(Task details):
Look through the entries below and count the lines with "register" in them; the reply is the number alone.

═══ Input material

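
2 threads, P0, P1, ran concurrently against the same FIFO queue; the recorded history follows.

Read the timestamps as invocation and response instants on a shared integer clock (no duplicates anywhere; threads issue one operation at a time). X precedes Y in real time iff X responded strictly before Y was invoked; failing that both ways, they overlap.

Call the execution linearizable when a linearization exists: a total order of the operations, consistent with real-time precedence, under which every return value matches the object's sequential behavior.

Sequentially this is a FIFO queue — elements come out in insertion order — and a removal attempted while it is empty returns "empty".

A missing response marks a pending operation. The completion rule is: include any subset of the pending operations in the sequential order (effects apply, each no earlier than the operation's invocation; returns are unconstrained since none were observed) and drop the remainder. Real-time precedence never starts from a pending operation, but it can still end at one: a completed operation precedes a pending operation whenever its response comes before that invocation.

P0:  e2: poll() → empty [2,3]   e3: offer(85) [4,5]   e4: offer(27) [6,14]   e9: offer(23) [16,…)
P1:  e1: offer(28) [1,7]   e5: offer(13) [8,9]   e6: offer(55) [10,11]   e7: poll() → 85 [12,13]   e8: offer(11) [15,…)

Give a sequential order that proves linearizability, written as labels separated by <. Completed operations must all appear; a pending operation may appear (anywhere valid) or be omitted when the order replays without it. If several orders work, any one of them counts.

e2 < e3 < e1 < e4 < e5 < e6 < e7

step 1: e2 poll() → empty — queue <>
step 2: e3 offer(85) — queue <85>
step 3: e1 offer(28) — queue <85,28>
step 4: e4 offer(27) — queue <85,28,27>
step 5: e5 offer(13) — queue <85,28,27,13>
step 6: e6 offer(55) — queue <85,28,27,13,55>
step 7: e7 poll() → 85 — queue <28,27,13,55>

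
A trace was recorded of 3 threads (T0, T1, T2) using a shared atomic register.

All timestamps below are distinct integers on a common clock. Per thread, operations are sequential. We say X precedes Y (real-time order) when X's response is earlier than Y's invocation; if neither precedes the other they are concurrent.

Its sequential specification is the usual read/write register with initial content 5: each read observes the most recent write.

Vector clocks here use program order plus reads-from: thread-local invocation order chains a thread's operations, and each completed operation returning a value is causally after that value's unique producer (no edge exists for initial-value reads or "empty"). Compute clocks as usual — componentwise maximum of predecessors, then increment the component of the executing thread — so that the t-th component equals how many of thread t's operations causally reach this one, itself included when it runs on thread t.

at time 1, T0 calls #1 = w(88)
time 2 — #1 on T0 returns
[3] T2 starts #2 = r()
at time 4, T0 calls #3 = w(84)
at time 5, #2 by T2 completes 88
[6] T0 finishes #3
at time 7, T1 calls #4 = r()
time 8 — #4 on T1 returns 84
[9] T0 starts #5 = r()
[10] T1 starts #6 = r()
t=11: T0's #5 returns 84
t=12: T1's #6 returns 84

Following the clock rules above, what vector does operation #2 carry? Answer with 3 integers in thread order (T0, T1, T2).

VC(#1, invoked at 1): no causal predecessors; +1 on T0 → (1, 0, 0)
merge at #2 (invoked 3): VC(#1)=(1, 0, 0), own-thread bump on T2 → (1, 0, 1)
merge at #3 (invoked 4): VC(#1)=(1, 0, 0), own-thread bump on T0 → (2, 0, 0)
merge at #4 (invoked 7): VC(#3)=(2, 0, 0), own-thread bump on T1 → (2, 1, 0)
merge at #5 (invoked 9): VC(#3)=(2, 0, 0), own-thread bump on T0 → (3, 0, 0)
merge at #6 (invoked 10): VC(#3)=(2, 0, 0), VC(#4)=(2, 1, 0), own-thread bump on T1 → (2, 2, 0)
target: VC(#2) = (1, 0, 1)

(1, 0, 1)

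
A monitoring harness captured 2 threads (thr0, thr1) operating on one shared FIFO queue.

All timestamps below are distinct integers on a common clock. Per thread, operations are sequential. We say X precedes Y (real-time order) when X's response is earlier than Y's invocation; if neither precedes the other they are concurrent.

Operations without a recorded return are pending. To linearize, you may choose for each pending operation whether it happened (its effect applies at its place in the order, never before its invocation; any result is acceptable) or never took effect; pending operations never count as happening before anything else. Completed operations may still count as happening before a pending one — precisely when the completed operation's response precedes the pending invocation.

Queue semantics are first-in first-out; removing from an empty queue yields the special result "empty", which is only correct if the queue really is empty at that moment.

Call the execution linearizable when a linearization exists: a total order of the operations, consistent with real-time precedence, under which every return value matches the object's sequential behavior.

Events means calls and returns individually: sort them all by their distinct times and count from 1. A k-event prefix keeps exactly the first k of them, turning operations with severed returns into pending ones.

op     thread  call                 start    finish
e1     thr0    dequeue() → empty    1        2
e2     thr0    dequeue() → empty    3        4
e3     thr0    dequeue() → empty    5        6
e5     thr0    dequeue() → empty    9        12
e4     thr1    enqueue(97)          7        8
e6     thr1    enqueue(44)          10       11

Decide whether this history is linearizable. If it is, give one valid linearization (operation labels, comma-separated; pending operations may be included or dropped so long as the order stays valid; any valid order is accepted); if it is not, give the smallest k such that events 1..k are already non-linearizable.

not linearizable — minimal violating prefix: 12 events

events 1..11 are fine; event 12 — the response of e5 at time 12 — makes the prefix non-linearizable
all 2 real-time-respecting orders fail — 6 completed FIFO queue operations, no legal replay
take e1, e2, e3, e4, e5, e6: step 5 already fails, because e5 dequeue() → empty cannot occur there
take e1, e2, e3, e4, e6, e5: step 6 already fails, because e5 dequeue() → empty cannot occur there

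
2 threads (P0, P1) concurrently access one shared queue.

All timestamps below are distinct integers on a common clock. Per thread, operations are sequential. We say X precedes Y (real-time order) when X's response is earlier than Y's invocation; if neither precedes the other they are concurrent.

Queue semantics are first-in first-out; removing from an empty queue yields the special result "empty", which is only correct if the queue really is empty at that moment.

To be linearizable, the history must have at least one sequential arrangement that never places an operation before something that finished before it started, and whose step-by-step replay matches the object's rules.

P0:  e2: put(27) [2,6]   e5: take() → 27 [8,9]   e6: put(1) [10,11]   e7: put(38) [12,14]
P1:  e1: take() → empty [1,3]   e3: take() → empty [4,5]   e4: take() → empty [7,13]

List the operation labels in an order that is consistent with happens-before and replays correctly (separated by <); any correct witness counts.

e1 < e3 < e2 < e5 < e4 < e6 < e7

after step 1 (e1 take() → empty): queue <>
after step 2 (e3 take() → empty): queue <>
after step 3 (e2 put(27)): queue <27>
after step 4 (e5 take() → 27): queue <>
after step 5 (e4 take() → empty): queue <>
after step 6 (e6 put(1)): queue <1>
after step 7 (e7 put(38)): queue <1,38>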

══════

(Expected answer):
2